* [Task]:
Could you set down exactly the lines that start at the one containing "For a waste" and end at the final line of the material below?

* [Supplied data]:
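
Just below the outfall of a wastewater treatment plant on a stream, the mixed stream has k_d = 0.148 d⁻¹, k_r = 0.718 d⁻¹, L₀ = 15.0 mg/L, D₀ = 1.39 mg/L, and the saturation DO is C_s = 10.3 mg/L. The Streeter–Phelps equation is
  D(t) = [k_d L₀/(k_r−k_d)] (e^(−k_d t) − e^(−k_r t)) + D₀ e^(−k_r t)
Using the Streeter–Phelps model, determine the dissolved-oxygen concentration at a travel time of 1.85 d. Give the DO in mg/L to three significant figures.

DO ≈ 8.00 mg/L

k_d L₀/(k_r−k_d) = 0.148×15.0/(0.718−0.148) = 2.220/0.5700 = 3.895 mg/L.
e^(−k_d t) = e^(−0.148×1.850) = 0.7605; e^(−k_r t) = e^(−0.718×1.850) = 0.2649.
D = 3.895 × (0.7605 − 0.2649) + 1.39 × 0.2649 = 1.930 + 0.3682 = 2.298 mg/L.
DO = C_s − D = 10.3 − 2.298 = 8.002 mg/L.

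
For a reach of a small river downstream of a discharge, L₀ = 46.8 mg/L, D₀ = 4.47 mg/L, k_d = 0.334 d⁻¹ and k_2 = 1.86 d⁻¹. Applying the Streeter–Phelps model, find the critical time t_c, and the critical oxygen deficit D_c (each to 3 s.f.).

t_c = [1/(k_2−k_d)] ln[(k_2/k_d)(1 − D₀(k_2−k_d)/(k_d L₀))]
= [1/(1.86−0.334)] ln[(1.86/0.334)(1 − 4.47×1.526/(0.334×46.8))]
= (1/1.526) ln[5.569 × 0.5636] = 0.6553 × ln(3.139) = 0.6553 × 1.144 = 0.7495 d.
D_c = (k_d/k_2) L₀ e^(−k_d t_c) = (0.334/1.86) × 46.8 × e^(−0.334×0.7495) = 0.1796 × 46.8 × 0.7785 = 6.543 mg/L.

t_c ≈ 0.750 d; D_c ≈ 6.54 mg/L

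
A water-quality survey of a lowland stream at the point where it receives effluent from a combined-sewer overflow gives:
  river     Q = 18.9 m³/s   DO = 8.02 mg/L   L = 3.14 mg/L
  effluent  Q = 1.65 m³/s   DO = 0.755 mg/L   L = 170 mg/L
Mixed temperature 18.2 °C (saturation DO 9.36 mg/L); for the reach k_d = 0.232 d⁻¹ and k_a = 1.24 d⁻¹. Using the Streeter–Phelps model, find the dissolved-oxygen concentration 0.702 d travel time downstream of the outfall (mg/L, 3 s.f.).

Mixed DO = (18.9×8.02 + 1.65×0.755)/(18.9+1.65) = 152.8/20.55 = 7.437 mg/L.
Mixed L₀ = (18.9×3.14 + 1.65×170)/(20.55) = 339.8/20.55 = 16.54 mg/L.
Initial deficit D₀ = C_s − DO₀ = 9.36 − 7.437 = 1.923 mg/L.
D(0.702) = [0.232×16.54/(1.24−0.232)](e^(−0.232×0.702) − e^(−1.24×0.702)) + 1.923 e^(−1.24×0.702)
= 3.806 × (0.8497 − 0.4188) + 1.923 × 0.4188 = 2.446 mg/L.
DO = 9.36 − 2.446 = 6.914 mg/L.

DO ≈ 6.91 mg/L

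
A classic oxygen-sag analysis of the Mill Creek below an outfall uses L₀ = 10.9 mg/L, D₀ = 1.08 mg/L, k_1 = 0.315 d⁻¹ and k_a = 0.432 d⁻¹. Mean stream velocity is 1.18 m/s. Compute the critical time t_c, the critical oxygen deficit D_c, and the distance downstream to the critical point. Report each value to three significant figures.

At the critical point dD/dt = 0, so k_1 L₀ e^(−k_1 t) = k_a D. Substituting D(t) from the Streeter–Phelps equation and solving for t gives
t_c = ln[(k_a/k_1)(1 − D₀(k_a−k_1)/(k_1 L₀))] / (k_a−k_1).
Here k_a−k_1 = 0.1170 d⁻¹ and 1 − D₀(k_a−k_1)/(k_1 L₀) = 1 − 1.08×0.1170/(0.315×10.9) = 0.9632, so
t_c = ln(1.371 × 0.9632) / 0.1170 = 0.2784 / 0.1170 = 2.379 d.
L(t_c) = L₀ e^(−k_1 t_c) = 10.9 × 0.4726 = 5.152 mg/L, and at the critical point k_a D_c = k_1 L, so D_c = (0.315/0.432) × 5.152 = 3.757 mg/L.
x_c = v t_c = 1.18 m/s × 2.379 d × 86400 s/d = 242600 m ≈ 243 km.

t_c ≈ 2.38 d; D_c ≈ 3.76 mg/L; x_c ≈ 243 km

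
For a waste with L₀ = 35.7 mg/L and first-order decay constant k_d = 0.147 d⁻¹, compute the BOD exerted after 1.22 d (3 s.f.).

y ≈ 5.86 mg/L

y_t = L₀(1 − e^(−k_d t)) = 35.7 × (1 − e^(−0.147×1.22))
= 35.7 × (1 − 0.8358) = 35.7 × 0.1642 = 5.861 mg/L.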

* [Written response]:
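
For a waste with L₀ = 35.7 mg/L and first-order decay constant k_d = 0.147 d⁻¹, compute the BOD exerted after 1.22 d (3 s.f.).

y ≈ 5.86 mg/L

y_t = L₀(1 − e^(−k_d t)) = 35.7 × (1 − e^(−0.147×1.22))
= 35.7 × (1 − 0.8358) = 35.7 × 0.1642 = 5.861 mg/L.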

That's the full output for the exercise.